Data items
· · ·

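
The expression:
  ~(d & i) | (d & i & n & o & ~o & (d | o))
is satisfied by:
  {d: False, i: False}
  {i: True, d: False}
  {d: True, i: False}


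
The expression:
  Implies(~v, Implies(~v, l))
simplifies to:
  l | v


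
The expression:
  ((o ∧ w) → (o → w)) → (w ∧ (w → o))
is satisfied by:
  {w: True, o: True}


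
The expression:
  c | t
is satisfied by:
  {t: True, c: True}
  {t: True, c: False}
  {c: True, t: False}


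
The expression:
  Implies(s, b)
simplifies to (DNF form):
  b | ~s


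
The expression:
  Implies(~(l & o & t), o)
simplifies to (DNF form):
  o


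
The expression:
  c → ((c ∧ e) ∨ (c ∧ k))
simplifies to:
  e ∨ k ∨ ¬c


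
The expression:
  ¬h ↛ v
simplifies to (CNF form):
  ¬h ∧ ¬v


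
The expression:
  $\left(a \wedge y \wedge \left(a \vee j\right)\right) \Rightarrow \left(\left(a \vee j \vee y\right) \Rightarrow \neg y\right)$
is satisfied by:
  {y: False, a: False}
  {a: True, y: False}
  {y: True, a: False}


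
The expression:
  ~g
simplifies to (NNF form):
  ~g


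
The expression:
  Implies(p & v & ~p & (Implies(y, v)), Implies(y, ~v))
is always true.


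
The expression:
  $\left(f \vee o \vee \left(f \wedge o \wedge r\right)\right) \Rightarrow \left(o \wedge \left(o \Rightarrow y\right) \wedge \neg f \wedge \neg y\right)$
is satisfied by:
  {o: False, f: False}


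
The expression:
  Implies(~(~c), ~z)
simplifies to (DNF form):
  ~c | ~z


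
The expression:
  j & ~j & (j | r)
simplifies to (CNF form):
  False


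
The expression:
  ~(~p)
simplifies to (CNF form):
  p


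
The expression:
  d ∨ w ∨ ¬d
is always true.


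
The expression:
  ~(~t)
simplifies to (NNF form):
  t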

· · ·

PROMPT
What lines above contain the string "right"? Copy all of them.

EXERCISE ANSWER
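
  $\left(a \wedge y \wedge \left(a \vee j\right)\right) \Rightarrow \left(\left(a \vee j \vee y\right) \Rightarrow \neg y\right)$
  $\left(f \vee o \vee \left(f \wedge o \wedge r\right)\right) \Rightarrow \left(o \wedge \left(o \Rightarrow y\right) \wedge \neg f \wedge \neg y\right)$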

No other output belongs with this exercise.